■ **About this task**
Give the data again exactly, stopping after the "2. ACCEPT if" line.

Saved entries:
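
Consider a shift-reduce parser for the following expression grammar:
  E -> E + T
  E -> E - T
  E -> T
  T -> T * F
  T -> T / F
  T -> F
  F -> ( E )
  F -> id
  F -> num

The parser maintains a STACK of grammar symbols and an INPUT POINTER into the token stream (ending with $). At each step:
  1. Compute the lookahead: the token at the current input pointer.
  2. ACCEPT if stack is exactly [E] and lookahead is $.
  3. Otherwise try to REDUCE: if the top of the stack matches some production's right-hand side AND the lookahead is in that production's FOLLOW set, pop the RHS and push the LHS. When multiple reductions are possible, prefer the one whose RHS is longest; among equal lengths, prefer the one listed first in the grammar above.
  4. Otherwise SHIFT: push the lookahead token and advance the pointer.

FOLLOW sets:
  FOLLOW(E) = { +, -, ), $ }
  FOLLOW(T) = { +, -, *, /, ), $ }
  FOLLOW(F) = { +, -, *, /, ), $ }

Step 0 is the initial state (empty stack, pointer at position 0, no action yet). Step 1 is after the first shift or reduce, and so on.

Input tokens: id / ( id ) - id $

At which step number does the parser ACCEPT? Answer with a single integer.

Step 1: shift id. Stack=[id] ptr=1 lookahead=/ remaining=[/ ( id ) - id $]
Step 2: reduce F->id. Stack=[F] ptr=1 lookahead=/ remaining=[/ ( id ) - id $]
Step 3: reduce T->F. Stack=[T] ptr=1 lookahead=/ remaining=[/ ( id ) - id $]
Step 4: shift /. Stack=[T /] ptr=2 lookahead=( remaining=[( id ) - id $]
Step 5: shift (. Stack=[T / (] ptr=3 lookahead=id remaining=[id ) - id $]
Step 6: shift id. Stack=[T / ( id] ptr=4 lookahead=) remaining=[) - id $]
Step 7: reduce F->id. Stack=[T / ( F] ptr=4 lookahead=) remaining=[) - id $]
Step 8: reduce T->F. Stack=[T / ( T] ptr=4 lookahead=) remaining=[) - id $]
Step 9: reduce E->T. Stack=[T / ( E] ptr=4 lookahead=) remaining=[) - id $]
Step 10: shift ). Stack=[T / ( E )] ptr=5 lookahead=- remaining=[- id $]
Step 11: reduce F->( E ). Stack=[T / F] ptr=5 lookahead=- remaining=[- id $]
Step 12: reduce T->T / F. Stack=[T] ptr=5 lookahead=- remaining=[- id $]
Step 13: reduce E->T. Stack=[E] ptr=5 lookahead=- remaining=[- id $]
Step 14: shift -. Stack=[E -] ptr=6 lookahead=id remaining=[id $]
Step 15: shift id. Stack=[E - id] ptr=7 lookahead=$ remaining=[$]
Step 16: reduce F->id. Stack=[E - F] ptr=7 lookahead=$ remaining=[$]
Step 17: reduce T->F. Stack=[E - T] ptr=7 lookahead=$ remaining=[$]
Step 18: reduce E->E - T. Stack=[E] ptr=7 lookahead=$ remaining=[$]
Step 19: accept. Stack=[E] ptr=7 lookahead=$ remaining=[$]

Answer: 19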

■ **Response to this task**
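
Consider a shift-reduce parser for the following expression grammar:
  E -> E + T
  E -> E - T
  E -> T
  T -> T * F
  T -> T / F
  T -> F
  F -> ( E )
  F -> id
  F -> num

The parser maintains a STACK of grammar symbols and an INPUT POINTER into the token stream (ending with $). At each step:
  1. Compute the lookahead: the token at the current input pointer.
  2. ACCEPT if stack is exactly [E] and lookahead is $.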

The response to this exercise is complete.